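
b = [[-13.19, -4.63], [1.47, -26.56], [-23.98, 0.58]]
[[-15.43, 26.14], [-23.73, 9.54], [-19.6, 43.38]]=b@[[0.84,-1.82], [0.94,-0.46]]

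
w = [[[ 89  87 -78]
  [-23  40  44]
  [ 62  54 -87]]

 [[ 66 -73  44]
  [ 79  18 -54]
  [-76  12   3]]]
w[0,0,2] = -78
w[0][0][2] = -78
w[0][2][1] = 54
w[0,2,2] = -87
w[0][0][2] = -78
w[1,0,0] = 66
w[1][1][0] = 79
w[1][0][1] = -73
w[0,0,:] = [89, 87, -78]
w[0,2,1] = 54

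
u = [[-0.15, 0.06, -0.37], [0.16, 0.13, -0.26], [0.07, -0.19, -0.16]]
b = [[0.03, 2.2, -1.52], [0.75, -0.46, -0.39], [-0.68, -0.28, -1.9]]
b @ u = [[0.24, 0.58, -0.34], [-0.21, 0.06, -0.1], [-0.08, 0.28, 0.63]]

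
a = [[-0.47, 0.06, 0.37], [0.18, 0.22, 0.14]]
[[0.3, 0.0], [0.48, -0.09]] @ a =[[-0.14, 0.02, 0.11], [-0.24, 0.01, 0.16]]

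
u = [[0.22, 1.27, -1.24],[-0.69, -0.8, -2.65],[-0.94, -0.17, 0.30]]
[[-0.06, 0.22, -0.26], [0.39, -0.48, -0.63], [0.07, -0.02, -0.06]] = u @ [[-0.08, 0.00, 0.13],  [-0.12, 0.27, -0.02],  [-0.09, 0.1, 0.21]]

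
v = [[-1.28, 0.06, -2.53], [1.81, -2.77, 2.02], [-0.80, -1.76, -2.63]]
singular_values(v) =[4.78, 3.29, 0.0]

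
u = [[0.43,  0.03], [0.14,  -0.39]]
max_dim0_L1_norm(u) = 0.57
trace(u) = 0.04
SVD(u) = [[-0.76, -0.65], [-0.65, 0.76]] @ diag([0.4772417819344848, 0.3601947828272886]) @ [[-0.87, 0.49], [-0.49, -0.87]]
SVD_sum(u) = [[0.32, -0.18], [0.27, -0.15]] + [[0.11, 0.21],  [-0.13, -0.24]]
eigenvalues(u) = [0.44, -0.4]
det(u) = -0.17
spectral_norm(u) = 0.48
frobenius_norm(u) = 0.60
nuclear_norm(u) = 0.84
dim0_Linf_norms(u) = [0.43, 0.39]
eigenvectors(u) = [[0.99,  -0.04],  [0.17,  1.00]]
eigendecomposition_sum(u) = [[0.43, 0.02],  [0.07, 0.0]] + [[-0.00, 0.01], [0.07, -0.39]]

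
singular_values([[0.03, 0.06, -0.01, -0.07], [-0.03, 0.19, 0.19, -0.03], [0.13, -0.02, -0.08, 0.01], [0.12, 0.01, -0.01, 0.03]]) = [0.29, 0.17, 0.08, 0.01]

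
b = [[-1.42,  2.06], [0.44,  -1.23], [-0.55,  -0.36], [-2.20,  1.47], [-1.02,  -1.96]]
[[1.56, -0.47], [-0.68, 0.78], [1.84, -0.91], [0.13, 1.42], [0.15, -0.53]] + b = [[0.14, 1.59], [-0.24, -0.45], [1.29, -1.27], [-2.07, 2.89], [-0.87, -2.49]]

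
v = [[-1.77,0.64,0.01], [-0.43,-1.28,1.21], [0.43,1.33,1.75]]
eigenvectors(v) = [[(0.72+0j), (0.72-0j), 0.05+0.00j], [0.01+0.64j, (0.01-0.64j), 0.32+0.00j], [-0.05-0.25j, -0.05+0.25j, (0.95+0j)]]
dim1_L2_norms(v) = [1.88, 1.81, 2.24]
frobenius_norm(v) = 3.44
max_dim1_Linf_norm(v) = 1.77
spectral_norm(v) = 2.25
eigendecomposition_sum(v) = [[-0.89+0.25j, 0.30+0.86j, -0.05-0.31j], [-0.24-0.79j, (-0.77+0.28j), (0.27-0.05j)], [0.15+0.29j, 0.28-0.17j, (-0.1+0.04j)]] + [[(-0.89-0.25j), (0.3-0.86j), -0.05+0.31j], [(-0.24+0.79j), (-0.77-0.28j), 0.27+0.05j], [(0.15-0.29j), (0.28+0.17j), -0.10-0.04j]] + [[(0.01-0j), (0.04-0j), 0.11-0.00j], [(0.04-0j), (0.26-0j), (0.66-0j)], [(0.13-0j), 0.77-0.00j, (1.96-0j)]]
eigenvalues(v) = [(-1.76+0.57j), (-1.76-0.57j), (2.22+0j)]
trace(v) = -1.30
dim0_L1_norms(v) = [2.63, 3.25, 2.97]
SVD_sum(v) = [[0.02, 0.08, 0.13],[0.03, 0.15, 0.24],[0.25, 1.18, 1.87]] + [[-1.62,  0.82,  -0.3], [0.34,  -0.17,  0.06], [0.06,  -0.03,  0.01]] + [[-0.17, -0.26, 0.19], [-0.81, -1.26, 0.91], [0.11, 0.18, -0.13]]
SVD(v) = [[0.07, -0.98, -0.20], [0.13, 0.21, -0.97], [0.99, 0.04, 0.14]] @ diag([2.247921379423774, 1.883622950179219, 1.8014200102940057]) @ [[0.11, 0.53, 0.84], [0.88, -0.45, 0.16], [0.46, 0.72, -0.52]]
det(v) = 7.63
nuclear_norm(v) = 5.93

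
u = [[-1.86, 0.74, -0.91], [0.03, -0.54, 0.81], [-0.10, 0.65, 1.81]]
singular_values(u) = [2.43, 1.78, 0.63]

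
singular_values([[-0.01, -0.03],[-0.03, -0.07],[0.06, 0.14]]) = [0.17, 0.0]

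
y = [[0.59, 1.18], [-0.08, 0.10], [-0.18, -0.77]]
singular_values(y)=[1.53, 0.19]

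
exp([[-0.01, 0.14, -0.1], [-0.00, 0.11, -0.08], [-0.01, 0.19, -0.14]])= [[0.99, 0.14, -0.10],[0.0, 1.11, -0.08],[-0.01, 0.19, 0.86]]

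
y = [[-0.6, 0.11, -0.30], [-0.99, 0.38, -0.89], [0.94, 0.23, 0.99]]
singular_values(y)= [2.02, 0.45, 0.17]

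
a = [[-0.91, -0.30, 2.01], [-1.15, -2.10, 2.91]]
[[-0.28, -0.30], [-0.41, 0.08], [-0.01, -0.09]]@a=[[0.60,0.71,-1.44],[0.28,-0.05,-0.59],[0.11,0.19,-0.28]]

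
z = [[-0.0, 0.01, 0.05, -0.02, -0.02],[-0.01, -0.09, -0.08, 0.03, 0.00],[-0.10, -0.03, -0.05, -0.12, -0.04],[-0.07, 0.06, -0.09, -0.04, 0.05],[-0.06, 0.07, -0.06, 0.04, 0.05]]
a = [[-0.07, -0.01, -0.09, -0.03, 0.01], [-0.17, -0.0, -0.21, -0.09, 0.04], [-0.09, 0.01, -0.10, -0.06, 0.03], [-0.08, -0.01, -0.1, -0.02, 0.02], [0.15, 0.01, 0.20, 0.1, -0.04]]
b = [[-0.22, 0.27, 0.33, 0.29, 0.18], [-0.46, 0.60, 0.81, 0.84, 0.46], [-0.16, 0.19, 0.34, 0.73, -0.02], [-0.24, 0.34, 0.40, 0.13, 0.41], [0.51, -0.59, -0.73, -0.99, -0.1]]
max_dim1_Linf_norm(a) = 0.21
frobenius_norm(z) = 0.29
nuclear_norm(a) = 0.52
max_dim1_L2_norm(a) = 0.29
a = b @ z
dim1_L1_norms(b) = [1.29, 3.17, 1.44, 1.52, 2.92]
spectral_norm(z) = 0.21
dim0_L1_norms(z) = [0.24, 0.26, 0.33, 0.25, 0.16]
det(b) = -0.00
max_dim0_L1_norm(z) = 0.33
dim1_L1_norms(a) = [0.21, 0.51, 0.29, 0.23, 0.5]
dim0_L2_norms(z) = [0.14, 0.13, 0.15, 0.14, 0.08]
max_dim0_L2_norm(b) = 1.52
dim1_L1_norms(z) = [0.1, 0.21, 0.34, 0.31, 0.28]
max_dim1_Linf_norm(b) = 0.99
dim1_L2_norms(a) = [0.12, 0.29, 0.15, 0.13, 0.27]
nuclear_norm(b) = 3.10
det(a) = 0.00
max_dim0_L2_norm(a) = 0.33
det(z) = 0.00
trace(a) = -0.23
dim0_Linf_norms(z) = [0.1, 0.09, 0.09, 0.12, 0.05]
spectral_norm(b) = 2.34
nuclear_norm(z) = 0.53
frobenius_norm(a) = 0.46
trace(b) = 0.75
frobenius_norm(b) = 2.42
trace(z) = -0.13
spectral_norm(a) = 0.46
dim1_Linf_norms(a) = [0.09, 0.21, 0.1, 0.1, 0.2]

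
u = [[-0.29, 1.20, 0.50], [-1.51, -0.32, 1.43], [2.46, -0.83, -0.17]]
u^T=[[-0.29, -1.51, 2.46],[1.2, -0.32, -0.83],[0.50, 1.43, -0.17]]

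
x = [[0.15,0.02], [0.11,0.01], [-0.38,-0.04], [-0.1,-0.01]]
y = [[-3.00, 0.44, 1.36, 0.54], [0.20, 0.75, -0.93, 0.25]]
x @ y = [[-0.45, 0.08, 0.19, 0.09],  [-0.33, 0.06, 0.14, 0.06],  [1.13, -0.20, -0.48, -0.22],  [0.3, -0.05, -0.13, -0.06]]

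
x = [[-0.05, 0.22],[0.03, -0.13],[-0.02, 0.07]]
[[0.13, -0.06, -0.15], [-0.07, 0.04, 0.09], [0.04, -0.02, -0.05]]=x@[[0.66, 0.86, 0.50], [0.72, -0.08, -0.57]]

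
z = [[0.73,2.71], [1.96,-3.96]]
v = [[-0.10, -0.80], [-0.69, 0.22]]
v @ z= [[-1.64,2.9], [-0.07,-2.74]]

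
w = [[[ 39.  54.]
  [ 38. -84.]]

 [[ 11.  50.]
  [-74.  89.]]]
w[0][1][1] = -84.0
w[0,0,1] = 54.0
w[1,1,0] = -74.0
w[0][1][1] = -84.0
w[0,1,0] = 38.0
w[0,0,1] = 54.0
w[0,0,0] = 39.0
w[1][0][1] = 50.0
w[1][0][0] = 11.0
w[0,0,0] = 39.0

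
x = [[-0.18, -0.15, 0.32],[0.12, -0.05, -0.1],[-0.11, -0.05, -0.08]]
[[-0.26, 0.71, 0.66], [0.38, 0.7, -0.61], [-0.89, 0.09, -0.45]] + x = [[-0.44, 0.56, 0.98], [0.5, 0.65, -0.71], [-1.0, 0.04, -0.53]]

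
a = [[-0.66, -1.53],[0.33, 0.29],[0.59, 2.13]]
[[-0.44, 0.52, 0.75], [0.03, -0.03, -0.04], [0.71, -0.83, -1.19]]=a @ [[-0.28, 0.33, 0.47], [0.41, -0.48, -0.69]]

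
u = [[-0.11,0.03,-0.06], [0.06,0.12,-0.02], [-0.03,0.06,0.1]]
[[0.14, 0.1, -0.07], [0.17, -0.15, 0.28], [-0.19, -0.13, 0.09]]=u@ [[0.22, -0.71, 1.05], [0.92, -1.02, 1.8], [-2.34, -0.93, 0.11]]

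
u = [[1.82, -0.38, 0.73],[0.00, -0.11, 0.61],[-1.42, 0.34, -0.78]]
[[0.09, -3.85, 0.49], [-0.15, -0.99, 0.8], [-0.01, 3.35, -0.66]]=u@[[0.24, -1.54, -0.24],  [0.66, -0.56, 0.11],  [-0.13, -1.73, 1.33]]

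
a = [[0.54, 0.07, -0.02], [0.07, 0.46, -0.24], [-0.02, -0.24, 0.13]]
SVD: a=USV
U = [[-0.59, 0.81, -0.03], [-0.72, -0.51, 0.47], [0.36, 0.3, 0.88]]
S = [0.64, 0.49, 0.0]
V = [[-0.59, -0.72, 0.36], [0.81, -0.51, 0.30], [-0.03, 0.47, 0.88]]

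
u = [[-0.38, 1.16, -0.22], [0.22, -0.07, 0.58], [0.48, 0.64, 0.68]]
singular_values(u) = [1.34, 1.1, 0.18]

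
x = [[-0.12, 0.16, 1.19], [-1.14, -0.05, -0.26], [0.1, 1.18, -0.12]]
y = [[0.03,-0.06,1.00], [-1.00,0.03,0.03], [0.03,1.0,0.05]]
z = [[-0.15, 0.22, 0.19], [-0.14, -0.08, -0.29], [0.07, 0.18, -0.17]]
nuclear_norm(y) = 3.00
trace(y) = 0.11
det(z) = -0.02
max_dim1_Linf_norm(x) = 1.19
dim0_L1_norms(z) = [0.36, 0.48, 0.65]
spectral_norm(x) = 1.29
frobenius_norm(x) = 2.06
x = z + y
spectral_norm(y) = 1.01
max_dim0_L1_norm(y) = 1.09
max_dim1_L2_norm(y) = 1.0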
◆ ◆ ◆ ◆
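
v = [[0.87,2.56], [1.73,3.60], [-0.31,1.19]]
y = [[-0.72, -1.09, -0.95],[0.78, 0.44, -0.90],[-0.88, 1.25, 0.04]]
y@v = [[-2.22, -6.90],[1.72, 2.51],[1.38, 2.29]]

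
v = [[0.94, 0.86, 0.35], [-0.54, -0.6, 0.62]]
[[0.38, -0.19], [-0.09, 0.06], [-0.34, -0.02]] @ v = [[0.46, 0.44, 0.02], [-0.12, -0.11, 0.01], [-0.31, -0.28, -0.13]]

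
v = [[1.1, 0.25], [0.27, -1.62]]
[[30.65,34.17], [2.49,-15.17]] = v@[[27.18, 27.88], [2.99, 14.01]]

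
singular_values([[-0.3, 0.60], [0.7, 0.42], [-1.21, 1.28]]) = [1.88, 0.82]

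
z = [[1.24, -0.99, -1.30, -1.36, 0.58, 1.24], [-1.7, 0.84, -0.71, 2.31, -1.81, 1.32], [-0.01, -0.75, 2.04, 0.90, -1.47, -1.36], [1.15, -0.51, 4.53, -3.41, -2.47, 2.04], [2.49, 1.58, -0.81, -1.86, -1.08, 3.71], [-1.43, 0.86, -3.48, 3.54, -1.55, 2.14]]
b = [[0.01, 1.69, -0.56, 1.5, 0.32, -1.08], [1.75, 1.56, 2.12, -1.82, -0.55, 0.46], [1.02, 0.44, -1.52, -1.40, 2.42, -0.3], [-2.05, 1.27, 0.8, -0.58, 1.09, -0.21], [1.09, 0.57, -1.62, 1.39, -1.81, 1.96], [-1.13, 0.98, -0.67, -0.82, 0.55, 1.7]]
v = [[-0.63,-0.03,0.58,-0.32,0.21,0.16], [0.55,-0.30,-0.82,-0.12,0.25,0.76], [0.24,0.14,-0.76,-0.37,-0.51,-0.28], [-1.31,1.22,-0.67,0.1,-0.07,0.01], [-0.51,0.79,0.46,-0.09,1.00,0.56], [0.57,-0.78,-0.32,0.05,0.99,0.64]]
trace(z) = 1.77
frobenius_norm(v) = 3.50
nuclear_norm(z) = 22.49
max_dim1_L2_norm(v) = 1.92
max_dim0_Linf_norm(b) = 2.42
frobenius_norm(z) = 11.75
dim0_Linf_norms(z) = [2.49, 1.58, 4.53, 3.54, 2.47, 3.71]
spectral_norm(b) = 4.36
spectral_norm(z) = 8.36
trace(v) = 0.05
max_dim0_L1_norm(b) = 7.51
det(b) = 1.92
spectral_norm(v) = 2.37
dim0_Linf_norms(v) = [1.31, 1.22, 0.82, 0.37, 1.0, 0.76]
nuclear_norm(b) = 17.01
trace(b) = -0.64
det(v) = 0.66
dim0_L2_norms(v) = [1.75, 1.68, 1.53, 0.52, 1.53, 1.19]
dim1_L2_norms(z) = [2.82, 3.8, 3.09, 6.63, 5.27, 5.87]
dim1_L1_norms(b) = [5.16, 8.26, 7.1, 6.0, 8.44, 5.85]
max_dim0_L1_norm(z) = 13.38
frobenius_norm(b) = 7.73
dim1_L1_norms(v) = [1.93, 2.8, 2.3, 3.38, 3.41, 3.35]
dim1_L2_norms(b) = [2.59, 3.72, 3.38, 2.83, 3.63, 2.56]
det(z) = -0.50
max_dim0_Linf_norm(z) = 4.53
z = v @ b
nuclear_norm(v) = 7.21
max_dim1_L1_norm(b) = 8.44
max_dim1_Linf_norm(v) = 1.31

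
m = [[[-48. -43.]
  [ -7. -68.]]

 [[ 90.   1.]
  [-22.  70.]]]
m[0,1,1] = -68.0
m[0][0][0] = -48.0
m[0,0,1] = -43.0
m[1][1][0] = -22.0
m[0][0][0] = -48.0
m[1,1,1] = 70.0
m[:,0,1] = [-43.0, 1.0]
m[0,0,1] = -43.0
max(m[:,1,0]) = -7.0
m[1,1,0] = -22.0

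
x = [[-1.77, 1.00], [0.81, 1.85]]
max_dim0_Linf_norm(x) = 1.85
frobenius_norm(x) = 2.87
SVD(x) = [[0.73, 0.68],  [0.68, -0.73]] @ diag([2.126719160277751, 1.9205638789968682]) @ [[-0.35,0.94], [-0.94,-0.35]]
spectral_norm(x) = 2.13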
◆ ◆ ◆ ◆
» **Task to complete**:
What you give back should be only the lines of the records above, starting at the line with "dim1_L2_norms(v) = [1.88, 1.81, 2.24]" and ending at the line with "spectral_norm(v) = 2.25", restated word for word.

» **Response for this exercise**:
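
dim1_L2_norms(v) = [1.88, 1.81, 2.24]
frobenius_norm(v) = 3.44
max_dim1_Linf_norm(v) = 1.77
spectral_norm(v) = 2.25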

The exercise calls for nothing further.